WHAT TO DO: Give the line with "μ_rigid(object_hardness) = 0.07, μ_soft(object_hardness)" again, along with every line below it to the end of the records, word for word.

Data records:
--------------------------------------------------
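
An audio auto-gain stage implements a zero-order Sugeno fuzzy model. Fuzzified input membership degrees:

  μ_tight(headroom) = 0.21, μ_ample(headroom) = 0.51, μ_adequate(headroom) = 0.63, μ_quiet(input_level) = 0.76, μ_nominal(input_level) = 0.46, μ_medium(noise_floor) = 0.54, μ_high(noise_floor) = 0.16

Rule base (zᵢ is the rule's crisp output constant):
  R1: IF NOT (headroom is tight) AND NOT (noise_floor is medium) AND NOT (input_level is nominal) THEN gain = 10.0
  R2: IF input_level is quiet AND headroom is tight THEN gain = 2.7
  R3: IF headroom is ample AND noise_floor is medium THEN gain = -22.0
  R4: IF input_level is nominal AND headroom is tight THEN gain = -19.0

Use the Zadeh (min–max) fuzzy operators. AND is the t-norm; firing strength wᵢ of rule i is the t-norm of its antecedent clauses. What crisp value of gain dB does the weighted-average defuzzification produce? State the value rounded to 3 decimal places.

-7.225

R1 (z=10.0): ¬tight=1−0.21=0.79, ¬medium=1−0.54=0.46, ¬nominal=1−0.46=0.54; AND[min(a, b)] → w = 0.46
R2 (z=2.7): quiet=0.76, tight=0.21; AND[min(a, b)] → w = 0.21
R3 (z=-22.0): ample=0.51, medium=0.54; AND[min(a, b)] → w = 0.51
R4 (z=-19.0): nominal=0.46, tight=0.21; AND[min(a, b)] → w = 0.21
Weighted average = (0.46·10.0 + 0.21·2.7 + 0.51·-22.0 + 0.21·-19.0) / (0.46 + 0.21 + 0.51 + 0.21)
  = -10.0430 / 1.3900 = -7.225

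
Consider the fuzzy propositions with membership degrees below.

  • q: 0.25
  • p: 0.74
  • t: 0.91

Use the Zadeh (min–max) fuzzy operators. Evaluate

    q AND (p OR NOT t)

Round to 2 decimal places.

NOT t = 1 − 0.91 = 0.09
p OR NOT t = max(a, b) on (0.74, 0.09) = 0.74
q AND (p OR NOT t) = min(a, b) on (0.25, 0.74) = 0.25

0.25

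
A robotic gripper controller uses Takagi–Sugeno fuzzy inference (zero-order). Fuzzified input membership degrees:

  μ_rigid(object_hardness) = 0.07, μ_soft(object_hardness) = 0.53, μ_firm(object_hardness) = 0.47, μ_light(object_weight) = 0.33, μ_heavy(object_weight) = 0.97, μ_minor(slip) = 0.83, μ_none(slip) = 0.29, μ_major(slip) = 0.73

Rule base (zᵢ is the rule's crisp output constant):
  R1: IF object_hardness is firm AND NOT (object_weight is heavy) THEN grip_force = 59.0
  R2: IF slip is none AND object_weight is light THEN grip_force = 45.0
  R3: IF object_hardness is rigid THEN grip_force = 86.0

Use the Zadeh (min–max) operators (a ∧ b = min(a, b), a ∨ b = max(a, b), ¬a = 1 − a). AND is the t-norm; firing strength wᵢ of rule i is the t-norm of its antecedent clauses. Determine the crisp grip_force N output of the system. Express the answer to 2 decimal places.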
--------------------------------------------------
ANSWER FOR THIS EXERCISE:
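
  μ_rigid(object_hardness) = 0.07, μ_soft(object_hardness) = 0.53, μ_firm(object_hardness) = 0.47, μ_light(object_weight) = 0.33, μ_heavy(object_weight) = 0.97, μ_minor(slip) = 0.83, μ_none(slip) = 0.29, μ_major(slip) = 0.73

Rule base (zᵢ is the rule's crisp output constant):
  R1: IF object_hardness is firm AND NOT (object_weight is heavy) THEN grip_force = 59.0
  R2: IF slip is none AND object_weight is light THEN grip_force = 45.0
  R3: IF object_hardness is rigid THEN grip_force = 86.0

Use the Zadeh (min–max) operators (a ∧ b = min(a, b), a ∨ b = max(a, b), ¬a = 1 − a). AND is the t-norm; firing strength wᵢ of rule i is the t-norm of its antecedent clauses. Determine the crisp grip_force N output of the system. Express the answer to 2 decimal places.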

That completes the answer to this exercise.